Extracted data:
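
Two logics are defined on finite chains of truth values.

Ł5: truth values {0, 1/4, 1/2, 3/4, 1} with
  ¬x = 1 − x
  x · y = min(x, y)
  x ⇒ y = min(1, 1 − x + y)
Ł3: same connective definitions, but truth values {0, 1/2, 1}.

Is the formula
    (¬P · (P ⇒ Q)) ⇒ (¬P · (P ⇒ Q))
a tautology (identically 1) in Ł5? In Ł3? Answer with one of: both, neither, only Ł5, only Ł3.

both

In Ł5: every assignment gives 1 — tautology.
In Ł3: every assignment gives 1 — tautology.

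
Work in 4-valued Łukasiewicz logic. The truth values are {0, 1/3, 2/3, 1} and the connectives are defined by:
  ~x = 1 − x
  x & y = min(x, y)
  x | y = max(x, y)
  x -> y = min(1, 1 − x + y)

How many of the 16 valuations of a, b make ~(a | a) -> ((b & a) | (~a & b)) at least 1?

10

a = 0, b = 0 ↦ 0  <
a = 0, b = 1/3 ↦ 1/3  <
a = 0, b = 2/3 ↦ 2/3  <
a = 0, b = 1 ↦ 1  ≥
a = 1/3, b = 0 ↦ 1/3  <
a = 1/3, b = 1/3 ↦ 2/3  <
a = 1/3, b = 2/3 ↦ 1  ≥
a = 1/3, b = 1 ↦ 1  ≥
a = 2/3, b = 0 ↦ 2/3  <
a = 2/3, b = 1/3 ↦ 1  ≥
a = 2/3, b = 2/3 ↦ 1  ≥
a = 2/3, b = 1 ↦ 1  ≥
a = 1, b = 0 ↦ 1  ≥
a = 1, b = 1/3 ↦ 1  ≥
a = 1, b = 2/3 ↦ 1  ≥
a = 1, b = 1 ↦ 1  ≥
So 10 of the 16 assignments meet the threshold.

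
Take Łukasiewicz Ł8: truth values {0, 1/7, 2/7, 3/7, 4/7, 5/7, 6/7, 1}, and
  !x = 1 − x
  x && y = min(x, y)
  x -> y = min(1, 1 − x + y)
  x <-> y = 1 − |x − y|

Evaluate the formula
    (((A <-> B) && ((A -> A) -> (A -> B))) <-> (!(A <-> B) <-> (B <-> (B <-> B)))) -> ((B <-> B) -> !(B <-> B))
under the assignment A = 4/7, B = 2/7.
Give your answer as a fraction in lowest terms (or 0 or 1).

2/7

A <-> B = 4/7 <-> 2/7 = 5/7
A -> A = 4/7 -> 4/7 = 1
A -> B = 4/7 -> 2/7 = 5/7
(A -> A) -> (A -> B) = 1 -> 5/7 = 5/7
(A <-> B) && ((A -> A) -> (A -> B)) = 5/7 && 5/7 = 5/7
A <-> B = 4/7 <-> 2/7 = 5/7
!(A <-> B) = !5/7 = 2/7
B <-> B = 2/7 <-> 2/7 = 1
B <-> (B <-> B) = 2/7 <-> 1 = 2/7
!(A <-> B) <-> (B <-> (B <-> B)) = 2/7 <-> 2/7 = 1
((A <-> B) && ((A -> A) -> (A -> B))) <-> (!(A <-> B) <-> (B <-> (B <-> B))) = 5/7 <-> 1 = 5/7
B <-> B = 2/7 <-> 2/7 = 1
B <-> B = 2/7 <-> 2/7 = 1
!(B <-> B) = !1 = 0
(B <-> B) -> !(B <-> B) = 1 -> 0 = 0
(((A <-> B) && ((A -> A) -> (A -> B))) <-> (!(A <-> B) <-> (B <-> (B <-> B)))) -> ((B <-> B) -> !(B <-> B)) = 5/7 -> 0 = 2/7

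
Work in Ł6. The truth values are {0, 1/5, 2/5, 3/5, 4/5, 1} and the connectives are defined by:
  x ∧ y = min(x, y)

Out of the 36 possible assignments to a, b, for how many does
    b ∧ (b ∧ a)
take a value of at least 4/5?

value 1: 1 assignment (counts)
value 4/5: 3 assignments (counts)
value 3/5: 5 assignments
value 2/5: 7 assignments
value 1/5: 9 assignments
value 0: 11 assignments
So 4 of the 36 assignments meet the threshold.

4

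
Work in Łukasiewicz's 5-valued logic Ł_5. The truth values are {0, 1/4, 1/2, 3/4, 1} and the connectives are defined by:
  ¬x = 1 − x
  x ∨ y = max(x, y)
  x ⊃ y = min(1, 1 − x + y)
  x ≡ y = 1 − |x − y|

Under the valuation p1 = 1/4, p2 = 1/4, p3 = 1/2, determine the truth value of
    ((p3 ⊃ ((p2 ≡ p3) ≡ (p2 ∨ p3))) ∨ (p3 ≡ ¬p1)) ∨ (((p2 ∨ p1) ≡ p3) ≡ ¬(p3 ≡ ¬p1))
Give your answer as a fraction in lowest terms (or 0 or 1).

1

p2 ≡ p3 = 1/4 ≡ 1/2 = 3/4
p2 ∨ p3 = 1/4 ∨ 1/2 = 1/2
(p2 ≡ p3) ≡ (p2 ∨ p3) = 3/4 ≡ 1/2 = 3/4
p3 ⊃ ((p2 ≡ p3) ≡ (p2 ∨ p3)) = 1/2 ⊃ 3/4 = 1
¬p1 = ¬1/4 = 3/4
p3 ≡ ¬p1 = 1/2 ≡ 3/4 = 3/4
(p3 ⊃ ((p2 ≡ p3) ≡ (p2 ∨ p3))) ∨ (p3 ≡ ¬p1) = 1 ∨ 3/4 = 1
p2 ∨ p1 = 1/4 ∨ 1/4 = 1/4
(p2 ∨ p1) ≡ p3 = 1/4 ≡ 1/2 = 3/4
¬p1 = ¬1/4 = 3/4
p3 ≡ ¬p1 = 1/2 ≡ 3/4 = 3/4
¬(p3 ≡ ¬p1) = ¬3/4 = 1/4
((p2 ∨ p1) ≡ p3) ≡ ¬(p3 ≡ ¬p1) = 3/4 ≡ 1/4 = 1/2
((p3 ⊃ ((p2 ≡ p3) ≡ (p2 ∨ p3))) ∨ (p3 ≡ ¬p1)) ∨ (((p2 ∨ p1) ≡ p3) ≡ ¬(p3 ≡ ¬p1)) = 1 ∨ 1/2 = 1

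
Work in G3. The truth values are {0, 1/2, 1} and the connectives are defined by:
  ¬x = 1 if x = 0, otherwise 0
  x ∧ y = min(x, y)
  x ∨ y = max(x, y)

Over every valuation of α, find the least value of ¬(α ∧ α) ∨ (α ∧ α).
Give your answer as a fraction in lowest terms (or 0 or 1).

Take α = 1/2:
α ∧ α = 1/2 ∧ 1/2 = 1/2
¬(α ∧ α) = ¬1/2 = 0
α ∧ α = 1/2 ∧ 1/2 = 1/2
¬(α ∧ α) ∨ (α ∧ α) = 0 ∨ 1/2 = 1/2
No assignment yields a value below 1/2, so this is the minimum.

1/2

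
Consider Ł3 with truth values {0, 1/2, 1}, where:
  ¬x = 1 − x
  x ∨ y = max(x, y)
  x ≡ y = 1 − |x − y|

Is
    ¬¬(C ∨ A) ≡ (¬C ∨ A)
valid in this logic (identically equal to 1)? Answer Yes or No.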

What is needed:
Provide the number of lines in the entries above on which the string "formula" is found, and no other text.

Solution to this exercise:
2